Task item
The records below hold a stretch from the line with "Per-unit service cost (sorting" through the line with "Units required: Vance"; return exactly those lines, ends included, and nothing more.

Exercise inputs
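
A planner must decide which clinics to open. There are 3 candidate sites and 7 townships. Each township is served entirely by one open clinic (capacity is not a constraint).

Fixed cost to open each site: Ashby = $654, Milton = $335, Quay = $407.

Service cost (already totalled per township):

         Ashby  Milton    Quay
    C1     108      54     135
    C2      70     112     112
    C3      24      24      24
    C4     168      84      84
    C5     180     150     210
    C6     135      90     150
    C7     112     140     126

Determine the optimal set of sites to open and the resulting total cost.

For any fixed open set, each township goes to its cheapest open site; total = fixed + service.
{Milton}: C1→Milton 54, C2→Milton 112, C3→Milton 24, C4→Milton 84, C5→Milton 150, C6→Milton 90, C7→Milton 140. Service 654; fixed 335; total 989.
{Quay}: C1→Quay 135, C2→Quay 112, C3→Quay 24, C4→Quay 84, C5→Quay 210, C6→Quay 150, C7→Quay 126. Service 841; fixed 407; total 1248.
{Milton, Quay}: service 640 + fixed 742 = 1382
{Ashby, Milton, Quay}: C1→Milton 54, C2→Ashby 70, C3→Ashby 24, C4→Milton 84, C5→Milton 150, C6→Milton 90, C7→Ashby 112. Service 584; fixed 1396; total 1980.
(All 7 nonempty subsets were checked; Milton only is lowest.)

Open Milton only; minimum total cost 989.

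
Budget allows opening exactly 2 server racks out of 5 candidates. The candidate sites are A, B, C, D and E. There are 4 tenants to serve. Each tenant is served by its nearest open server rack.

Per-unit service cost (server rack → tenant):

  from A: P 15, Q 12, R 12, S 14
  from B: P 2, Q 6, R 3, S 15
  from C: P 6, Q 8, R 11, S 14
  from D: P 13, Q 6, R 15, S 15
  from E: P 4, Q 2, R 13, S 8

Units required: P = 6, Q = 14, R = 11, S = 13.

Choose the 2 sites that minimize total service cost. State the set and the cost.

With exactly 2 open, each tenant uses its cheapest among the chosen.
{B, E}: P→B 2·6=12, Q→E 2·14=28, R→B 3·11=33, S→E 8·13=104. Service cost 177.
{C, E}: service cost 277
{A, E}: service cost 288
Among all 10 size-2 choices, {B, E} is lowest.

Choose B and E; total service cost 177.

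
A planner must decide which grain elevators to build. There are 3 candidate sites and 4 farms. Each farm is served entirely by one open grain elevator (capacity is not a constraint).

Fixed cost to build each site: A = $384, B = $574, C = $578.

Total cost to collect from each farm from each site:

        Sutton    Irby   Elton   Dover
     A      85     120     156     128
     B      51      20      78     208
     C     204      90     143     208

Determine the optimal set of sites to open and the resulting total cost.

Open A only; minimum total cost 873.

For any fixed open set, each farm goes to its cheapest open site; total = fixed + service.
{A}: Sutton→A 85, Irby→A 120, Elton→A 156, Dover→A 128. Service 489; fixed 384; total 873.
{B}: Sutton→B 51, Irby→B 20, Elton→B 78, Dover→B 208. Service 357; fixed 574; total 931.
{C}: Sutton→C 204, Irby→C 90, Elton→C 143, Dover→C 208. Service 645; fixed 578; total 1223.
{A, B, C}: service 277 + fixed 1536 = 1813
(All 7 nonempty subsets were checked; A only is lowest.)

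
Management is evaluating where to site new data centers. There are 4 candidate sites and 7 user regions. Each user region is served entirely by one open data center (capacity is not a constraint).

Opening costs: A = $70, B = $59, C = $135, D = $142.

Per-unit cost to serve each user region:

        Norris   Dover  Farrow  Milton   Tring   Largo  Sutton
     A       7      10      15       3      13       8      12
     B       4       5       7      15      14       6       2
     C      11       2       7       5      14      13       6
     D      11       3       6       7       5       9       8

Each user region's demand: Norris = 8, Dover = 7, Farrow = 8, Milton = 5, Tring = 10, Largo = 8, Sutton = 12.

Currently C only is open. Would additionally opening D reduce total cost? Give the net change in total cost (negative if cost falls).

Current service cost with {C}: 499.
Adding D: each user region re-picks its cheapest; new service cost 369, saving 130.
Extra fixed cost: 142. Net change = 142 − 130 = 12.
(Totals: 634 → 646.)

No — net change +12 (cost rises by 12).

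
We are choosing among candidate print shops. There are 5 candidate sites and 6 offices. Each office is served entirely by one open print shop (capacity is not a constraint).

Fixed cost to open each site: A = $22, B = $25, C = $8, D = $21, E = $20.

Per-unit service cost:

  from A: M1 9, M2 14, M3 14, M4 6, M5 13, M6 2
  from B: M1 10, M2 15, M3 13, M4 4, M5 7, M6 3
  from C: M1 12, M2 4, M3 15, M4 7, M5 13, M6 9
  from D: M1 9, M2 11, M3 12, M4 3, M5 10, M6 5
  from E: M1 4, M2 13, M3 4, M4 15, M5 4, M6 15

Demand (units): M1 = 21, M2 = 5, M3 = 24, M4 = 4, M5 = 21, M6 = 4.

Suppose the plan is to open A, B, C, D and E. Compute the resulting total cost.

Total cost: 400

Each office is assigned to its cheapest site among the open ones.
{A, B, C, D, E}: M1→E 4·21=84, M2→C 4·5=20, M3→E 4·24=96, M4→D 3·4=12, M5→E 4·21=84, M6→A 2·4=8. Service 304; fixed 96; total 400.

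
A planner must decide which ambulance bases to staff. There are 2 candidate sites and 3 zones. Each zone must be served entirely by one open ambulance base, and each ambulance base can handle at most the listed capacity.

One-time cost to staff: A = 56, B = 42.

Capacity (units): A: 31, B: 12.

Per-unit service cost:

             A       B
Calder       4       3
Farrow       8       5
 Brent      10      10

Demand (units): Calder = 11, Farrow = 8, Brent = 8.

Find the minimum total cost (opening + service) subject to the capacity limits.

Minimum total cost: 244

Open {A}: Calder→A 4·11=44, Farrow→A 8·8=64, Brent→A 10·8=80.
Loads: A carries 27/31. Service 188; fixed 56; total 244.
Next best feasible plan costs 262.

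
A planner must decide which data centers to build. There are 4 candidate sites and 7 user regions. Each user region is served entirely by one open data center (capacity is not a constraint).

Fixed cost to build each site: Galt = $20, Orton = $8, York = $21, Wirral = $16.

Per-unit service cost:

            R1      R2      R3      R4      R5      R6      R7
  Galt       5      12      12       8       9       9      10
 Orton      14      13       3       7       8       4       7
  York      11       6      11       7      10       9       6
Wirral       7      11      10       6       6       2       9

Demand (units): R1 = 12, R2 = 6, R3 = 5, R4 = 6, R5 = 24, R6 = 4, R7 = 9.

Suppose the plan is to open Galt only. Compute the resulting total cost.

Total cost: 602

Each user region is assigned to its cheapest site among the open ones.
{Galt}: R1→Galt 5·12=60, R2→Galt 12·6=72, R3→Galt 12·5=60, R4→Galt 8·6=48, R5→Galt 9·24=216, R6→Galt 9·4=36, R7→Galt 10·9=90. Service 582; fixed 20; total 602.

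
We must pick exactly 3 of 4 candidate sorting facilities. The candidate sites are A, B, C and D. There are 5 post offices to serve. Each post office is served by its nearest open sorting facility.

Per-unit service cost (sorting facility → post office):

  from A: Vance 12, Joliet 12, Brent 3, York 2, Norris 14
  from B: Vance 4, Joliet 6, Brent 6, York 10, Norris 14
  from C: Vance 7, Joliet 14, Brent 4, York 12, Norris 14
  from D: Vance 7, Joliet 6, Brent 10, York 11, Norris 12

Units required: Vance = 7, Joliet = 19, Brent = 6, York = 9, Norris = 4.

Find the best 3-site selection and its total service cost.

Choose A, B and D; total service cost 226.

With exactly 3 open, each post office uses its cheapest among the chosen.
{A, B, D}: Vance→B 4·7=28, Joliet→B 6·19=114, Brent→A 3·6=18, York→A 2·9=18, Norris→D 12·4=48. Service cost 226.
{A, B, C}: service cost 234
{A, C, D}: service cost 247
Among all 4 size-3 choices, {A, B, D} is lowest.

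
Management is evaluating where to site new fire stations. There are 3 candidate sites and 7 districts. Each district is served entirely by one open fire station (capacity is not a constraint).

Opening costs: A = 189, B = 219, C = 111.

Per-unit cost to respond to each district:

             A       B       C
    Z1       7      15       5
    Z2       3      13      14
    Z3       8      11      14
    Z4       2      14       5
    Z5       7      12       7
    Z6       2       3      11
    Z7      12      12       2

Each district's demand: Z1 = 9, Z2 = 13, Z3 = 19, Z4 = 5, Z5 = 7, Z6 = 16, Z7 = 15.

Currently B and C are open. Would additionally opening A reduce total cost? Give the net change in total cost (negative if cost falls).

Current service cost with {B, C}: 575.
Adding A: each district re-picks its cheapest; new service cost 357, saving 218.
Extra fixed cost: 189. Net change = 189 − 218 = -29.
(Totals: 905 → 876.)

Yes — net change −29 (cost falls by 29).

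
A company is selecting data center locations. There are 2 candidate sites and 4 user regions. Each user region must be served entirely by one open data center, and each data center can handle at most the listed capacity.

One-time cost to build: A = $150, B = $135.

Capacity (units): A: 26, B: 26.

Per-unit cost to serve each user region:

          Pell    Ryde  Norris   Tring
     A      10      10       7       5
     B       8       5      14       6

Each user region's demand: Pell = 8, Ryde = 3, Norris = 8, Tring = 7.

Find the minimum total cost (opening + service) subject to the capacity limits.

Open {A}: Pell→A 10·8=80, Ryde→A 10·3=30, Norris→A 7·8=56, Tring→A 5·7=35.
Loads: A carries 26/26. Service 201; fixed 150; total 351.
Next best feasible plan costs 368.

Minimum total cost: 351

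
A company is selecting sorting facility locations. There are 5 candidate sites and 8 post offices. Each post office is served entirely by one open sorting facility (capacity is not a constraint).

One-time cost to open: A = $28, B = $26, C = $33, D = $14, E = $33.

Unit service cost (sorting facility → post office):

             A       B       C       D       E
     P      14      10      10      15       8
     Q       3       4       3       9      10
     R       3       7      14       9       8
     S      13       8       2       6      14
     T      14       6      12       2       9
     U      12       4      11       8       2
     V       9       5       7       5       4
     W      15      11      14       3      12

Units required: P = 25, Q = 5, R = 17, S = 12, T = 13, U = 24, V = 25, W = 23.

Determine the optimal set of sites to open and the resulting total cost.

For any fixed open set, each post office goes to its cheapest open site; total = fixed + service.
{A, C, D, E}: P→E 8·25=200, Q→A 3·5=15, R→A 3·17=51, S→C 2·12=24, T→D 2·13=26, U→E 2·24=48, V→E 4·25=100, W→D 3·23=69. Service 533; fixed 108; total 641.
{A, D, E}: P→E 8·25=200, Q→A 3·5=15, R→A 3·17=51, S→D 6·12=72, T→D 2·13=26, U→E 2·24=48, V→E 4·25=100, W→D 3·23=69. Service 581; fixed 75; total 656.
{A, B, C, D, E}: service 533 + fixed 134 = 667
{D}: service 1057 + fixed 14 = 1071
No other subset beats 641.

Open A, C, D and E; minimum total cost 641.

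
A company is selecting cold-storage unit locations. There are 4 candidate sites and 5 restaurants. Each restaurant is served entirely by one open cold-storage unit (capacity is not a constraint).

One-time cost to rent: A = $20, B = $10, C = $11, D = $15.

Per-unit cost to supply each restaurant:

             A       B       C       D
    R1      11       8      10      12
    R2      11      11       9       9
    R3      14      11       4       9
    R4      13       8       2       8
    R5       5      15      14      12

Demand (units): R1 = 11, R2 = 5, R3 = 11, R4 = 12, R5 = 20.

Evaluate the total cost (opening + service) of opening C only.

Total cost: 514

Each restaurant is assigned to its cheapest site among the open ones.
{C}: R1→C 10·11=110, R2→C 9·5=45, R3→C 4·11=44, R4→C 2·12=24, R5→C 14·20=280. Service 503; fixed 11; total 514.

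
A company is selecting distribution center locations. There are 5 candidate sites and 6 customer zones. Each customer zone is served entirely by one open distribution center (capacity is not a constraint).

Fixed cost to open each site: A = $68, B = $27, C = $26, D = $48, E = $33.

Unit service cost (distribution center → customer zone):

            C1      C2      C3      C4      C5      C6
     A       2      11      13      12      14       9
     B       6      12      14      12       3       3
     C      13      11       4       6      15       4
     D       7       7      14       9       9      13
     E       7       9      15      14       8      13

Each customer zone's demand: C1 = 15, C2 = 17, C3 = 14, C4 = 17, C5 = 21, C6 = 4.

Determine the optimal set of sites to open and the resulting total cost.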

Reply
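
Per-unit service cost (sorting facility → post office):

  from A: Vance 12, Joliet 12, Brent 3, York 2, Norris 14
  from B: Vance 4, Joliet 6, Brent 6, York 10, Norris 14
  from C: Vance 7, Joliet 14, Brent 4, York 12, Norris 14
  from D: Vance 7, Joliet 6, Brent 10, York 11, Norris 12

Units required: Vance = 7, Joliet = 19, Brent = 6, York = 9, Norris = 4.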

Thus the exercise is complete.